▶ **Work item**
Say the data back exactly as it is written below.

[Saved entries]
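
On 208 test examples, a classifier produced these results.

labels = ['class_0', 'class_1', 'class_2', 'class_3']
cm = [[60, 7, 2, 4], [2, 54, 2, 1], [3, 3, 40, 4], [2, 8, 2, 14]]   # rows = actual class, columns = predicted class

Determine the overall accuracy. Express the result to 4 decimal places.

Accuracy = trace / total = (60+54+40+14=168) / 208 = 168/208 = 0.8077

0.8077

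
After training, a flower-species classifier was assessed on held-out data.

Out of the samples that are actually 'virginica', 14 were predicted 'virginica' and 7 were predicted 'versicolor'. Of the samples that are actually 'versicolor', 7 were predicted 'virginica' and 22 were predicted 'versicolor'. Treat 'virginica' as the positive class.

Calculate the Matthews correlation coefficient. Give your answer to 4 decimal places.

MCC = (TP·TN − FP·FN) / √((TP+FP)(TP+FN)(TN+FP)(TN+FN))
Numerator = 14·22 − 7·7 = 259
Denominator = √(21·21·29·29) = √370881 = 609.0000
MCC = 259 / 609.0000 = 0.4253

0.4253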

▶ **Result below**
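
On 208 test examples, a classifier produced these results.

labels = ['class_0', 'class_1', 'class_2', 'class_3']
cm = [[60, 7, 2, 4], [2, 54, 2, 1], [3, 3, 40, 4], [2, 8, 2, 14]]   # rows = actual class, columns = predicted class

Determine the overall accuracy. Express the result to 4 decimal places.

Accuracy = trace / total = (60+54+40+14=168) / 208 = 168/208 = 0.8077

0.8077

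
After training, a flower-species classifier was assessed on held-out data.

Out of the samples that are actually 'virginica', 14 were predicted 'virginica' and 7 were predicted 'versicolor'. Of the samples that are actually 'versicolor', 7 were predicted 'virginica' and 22 were predicted 'versicolor'. Treat 'virginica' as the positive class.

Calculate the Matthews correlation coefficient. Give your answer to 4 decimal places.

MCC = (TP·TN − FP·FN) / √((TP+FP)(TP+FN)(TN+FP)(TN+FN))
Numerator = 14·22 − 7·7 = 259
Denominator = √(21·21·29·29) = √370881 = 609.0000
MCC = 259 / 609.0000 = 0.4253

0.4253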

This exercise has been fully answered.